:: Work required ::
Each line of the data has to be written out again exactly as shown.

:: Given data ::

+++

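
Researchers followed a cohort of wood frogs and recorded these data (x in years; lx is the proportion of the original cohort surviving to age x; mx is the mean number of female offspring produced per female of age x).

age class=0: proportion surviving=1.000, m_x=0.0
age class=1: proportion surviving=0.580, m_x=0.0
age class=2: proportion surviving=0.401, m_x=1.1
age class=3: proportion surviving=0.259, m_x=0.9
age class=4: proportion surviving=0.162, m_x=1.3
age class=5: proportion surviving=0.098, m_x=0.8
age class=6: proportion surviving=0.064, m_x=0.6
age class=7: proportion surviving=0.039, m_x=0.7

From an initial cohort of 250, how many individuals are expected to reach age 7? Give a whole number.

Expected survivors = N0 · l_7 = 250 × 0.039 = 9.75 → 10

10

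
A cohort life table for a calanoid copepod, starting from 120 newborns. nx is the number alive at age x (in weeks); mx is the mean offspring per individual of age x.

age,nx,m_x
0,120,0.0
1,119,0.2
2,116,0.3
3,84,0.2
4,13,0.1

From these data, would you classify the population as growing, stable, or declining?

lx = nx/n0 = nx/120: 1, 0.99167…, 0.96667…, 0.7, 0.10833…
R0 = Σ lx·mx = 0 + 0.198333… + 0.29… + 0.14 + 0.010833… = 0.639167…
R0 < 1, so the population is declining.

declining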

+++

:: Exercise solution ::
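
Researchers followed a cohort of wood frogs and recorded these data (x in years; lx is the proportion of the original cohort surviving to age x; mx is the mean number of female offspring produced per female of age x).

age class=0: proportion surviving=1.000, m_x=0.0
age class=1: proportion surviving=0.580, m_x=0.0
age class=2: proportion surviving=0.401, m_x=1.1
age class=3: proportion surviving=0.259, m_x=0.9
age class=4: proportion surviving=0.162, m_x=1.3
age class=5: proportion surviving=0.098, m_x=0.8
age class=6: proportion surviving=0.064, m_x=0.6
age class=7: proportion surviving=0.039, m_x=0.7

From an initial cohort of 250, how many individuals are expected to reach age 7? Give a whole number.

Expected survivors = N0 · l_7 = 250 × 0.039 = 9.75 → 10

10

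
A cohort life table for a calanoid copepod, starting from 120 newborns. nx is the number alive at age x (in weeks); mx is the mean offspring per individual of age x.

age,nx,m_x
0,120,0.0
1,119,0.2
2,116,0.3
3,84,0.2
4,13,0.1

From these data, would you classify the population as growing, stable, or declining?

lx = nx/n0 = nx/120: 1, 0.99167…, 0.96667…, 0.7, 0.10833…
R0 = Σ lx·mx = 0 + 0.198333… + 0.29… + 0.14 + 0.010833… = 0.639167…
R0 < 1, so the population is declining.

declining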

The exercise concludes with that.